(Records from a data source)
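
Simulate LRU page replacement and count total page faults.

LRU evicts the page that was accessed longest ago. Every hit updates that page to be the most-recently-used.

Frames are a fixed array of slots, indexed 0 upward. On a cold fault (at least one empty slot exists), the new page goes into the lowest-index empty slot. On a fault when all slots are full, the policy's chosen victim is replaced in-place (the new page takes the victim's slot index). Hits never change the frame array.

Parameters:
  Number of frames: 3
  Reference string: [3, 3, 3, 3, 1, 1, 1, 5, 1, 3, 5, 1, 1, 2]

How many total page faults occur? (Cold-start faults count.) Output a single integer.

Step 0: ref 3 → FAULT, frames=[3,-,-]
Step 1: ref 3 → HIT, frames=[3,-,-]
Step 2: ref 3 → HIT, frames=[3,-,-]
Step 3: ref 3 → HIT, frames=[3,-,-]
Step 4: ref 1 → FAULT, frames=[3,1,-]
Step 5: ref 1 → HIT, frames=[3,1,-]
Step 6: ref 1 → HIT, frames=[3,1,-]
Step 7: ref 5 → FAULT, frames=[3,1,5]
Step 8: ref 1 → HIT, frames=[3,1,5]
Step 9: ref 3 → HIT, frames=[3,1,5]
Step 10: ref 5 → HIT, frames=[3,1,5]
Step 11: ref 1 → HIT, frames=[3,1,5]
Step 12: ref 1 → HIT, frames=[3,1,5]
Step 13: ref 2 → FAULT (evict 3), frames=[2,1,5]
Total faults: 4

Answer: 4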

_Exercise directions_
Starting with the line with "Number of frames: 3" above and going on through the line with "3, 5, 1, 1, 2]", transcribe every line exactly, both ends included, and add nothing.

_Answer section_
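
  Number of frames: 3
  Reference string: [3, 3, 3, 3, 1, 1, 1, 5, 1, 3, 5, 1, 1, 2]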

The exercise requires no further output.